═══ Available data ═══

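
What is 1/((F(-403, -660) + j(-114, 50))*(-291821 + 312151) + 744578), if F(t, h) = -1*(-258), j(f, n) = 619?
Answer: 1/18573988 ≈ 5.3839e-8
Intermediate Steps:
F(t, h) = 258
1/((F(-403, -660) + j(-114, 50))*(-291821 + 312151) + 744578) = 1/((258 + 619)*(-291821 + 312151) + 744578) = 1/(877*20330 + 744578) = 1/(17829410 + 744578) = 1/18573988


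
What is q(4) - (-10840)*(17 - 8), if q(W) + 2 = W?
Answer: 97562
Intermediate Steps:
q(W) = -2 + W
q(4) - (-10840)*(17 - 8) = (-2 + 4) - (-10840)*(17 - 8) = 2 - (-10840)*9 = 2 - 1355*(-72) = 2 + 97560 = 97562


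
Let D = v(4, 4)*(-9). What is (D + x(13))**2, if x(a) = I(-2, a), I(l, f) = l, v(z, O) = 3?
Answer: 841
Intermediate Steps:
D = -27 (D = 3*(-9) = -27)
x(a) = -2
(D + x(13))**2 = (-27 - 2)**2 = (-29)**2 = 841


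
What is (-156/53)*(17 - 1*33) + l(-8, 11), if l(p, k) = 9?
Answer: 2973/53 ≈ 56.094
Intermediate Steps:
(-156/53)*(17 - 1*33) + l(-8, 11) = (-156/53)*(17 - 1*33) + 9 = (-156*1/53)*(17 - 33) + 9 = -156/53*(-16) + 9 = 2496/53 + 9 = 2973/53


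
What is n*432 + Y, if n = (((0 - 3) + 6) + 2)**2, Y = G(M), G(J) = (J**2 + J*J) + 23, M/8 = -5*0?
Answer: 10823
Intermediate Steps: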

═══
═══ Available data ═══

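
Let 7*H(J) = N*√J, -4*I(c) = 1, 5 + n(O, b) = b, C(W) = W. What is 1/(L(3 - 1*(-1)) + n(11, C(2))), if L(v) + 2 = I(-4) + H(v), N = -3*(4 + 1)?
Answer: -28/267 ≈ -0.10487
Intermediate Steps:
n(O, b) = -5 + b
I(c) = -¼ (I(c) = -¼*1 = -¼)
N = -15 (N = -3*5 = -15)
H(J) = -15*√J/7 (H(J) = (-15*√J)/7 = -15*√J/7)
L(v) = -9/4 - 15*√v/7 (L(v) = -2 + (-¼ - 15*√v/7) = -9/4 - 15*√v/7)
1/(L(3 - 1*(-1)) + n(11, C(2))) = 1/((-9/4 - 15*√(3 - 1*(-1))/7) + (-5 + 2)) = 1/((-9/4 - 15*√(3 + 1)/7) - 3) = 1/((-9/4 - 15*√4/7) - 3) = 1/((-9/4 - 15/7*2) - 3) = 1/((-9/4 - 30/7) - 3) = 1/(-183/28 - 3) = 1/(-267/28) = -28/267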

═══

• Brief:
Pull every line with "What" from the records.

• Result below:
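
What is 1/((F(-403, -660) + j(-114, 50))*(-291821 + 312151) + 744578), if F(t, h) = -1*(-258), j(f, n) = 619?
What is q(4) - (-10840)*(17 - 8), if q(W) + 2 = W?
Let D = v(4, 4)*(-9). What is (D + x(13))**2, if x(a) = I(-2, a), I(l, f) = l, v(z, O) = 3?
What is (-156/53)*(17 - 1*33) + l(-8, 11), if l(p, k) = 9?
What is n*432 + Y, if n = (((0 - 3) + 6) + 2)**2, Y = G(M), G(J) = (J**2 + J*J) + 23, M/8 = -5*0?
Let 7*H(J) = N*√J, -4*I(c) = 1, 5 + n(O, b) = b, C(W) = W. What is 1/(L(3 - 1*(-1)) + n(11, C(2))), if L(v) + 2 = I(-4) + H(v), N = -3*(4 + 1)?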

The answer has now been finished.